*** MATERIAL TO PROCESS ***

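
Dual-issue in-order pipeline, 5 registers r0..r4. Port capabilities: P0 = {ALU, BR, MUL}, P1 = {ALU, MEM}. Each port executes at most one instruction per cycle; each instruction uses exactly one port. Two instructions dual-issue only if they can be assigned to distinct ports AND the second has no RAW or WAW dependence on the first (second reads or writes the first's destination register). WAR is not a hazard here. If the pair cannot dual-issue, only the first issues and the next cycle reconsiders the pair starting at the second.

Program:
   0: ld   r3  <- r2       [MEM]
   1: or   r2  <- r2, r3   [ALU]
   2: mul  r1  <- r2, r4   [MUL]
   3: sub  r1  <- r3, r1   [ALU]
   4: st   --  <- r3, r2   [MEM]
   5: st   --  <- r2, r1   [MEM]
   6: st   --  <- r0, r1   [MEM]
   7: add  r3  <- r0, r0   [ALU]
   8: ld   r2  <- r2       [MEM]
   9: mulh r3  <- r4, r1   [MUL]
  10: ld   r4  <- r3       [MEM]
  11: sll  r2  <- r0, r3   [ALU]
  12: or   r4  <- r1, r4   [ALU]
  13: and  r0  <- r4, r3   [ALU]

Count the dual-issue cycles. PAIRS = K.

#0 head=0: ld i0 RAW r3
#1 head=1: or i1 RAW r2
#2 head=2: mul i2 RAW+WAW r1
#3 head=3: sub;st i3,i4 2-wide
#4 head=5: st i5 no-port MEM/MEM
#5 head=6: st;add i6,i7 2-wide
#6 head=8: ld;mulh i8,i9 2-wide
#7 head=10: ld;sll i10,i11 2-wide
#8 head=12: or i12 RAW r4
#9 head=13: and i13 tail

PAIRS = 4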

*** End of MATERIAL TO PROCESS ***
*** MATERIAL TO PROCESS ***

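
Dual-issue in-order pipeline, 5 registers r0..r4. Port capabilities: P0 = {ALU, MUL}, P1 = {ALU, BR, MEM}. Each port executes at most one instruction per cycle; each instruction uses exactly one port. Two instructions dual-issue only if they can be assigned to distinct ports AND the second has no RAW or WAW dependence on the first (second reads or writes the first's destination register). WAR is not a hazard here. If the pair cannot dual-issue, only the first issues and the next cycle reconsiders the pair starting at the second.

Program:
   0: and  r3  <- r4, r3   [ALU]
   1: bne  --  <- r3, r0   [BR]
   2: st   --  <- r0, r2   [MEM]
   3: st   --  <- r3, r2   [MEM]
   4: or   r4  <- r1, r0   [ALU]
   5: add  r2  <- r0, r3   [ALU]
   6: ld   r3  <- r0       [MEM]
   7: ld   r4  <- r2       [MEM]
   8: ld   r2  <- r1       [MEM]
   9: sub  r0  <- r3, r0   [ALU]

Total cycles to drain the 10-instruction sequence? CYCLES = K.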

*** End of MATERIAL TO PROCESS ***

■ WORK ORDER ■
Each line in the records above with "here" must be returned.

■ SOLUTION FOR THIS PROBLEM ■
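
Dual-issue in-order pipeline, 5 registers r0..r4. Port capabilities: P0 = {ALU, BR, MUL}, P1 = {ALU, MEM}. Each port executes at most one instruction per cycle; each instruction uses exactly one port. Two instructions dual-issue only if they can be assigned to distinct ports AND the second has no RAW or WAW dependence on the first (second reads or writes the first's destination register). WAR is not a hazard here. If the pair cannot dual-issue, only the first issues and the next cycle reconsiders the pair starting at the second.
Dual-issue in-order pipeline, 5 registers r0..r4. Port capabilities: P0 = {ALU, MUL}, P1 = {ALU, BR, MEM}. Each port executes at most one instruction per cycle; each instruction uses exactly one port. Two instructions dual-issue only if they can be assigned to distinct ports AND the second has no RAW or WAW dependence on the first (second reads or writes the first's destination register). WAR is not a hazard here. If the pair cannot dual-issue, only the first issues and the next cycle reconsiders the pair starting at the second.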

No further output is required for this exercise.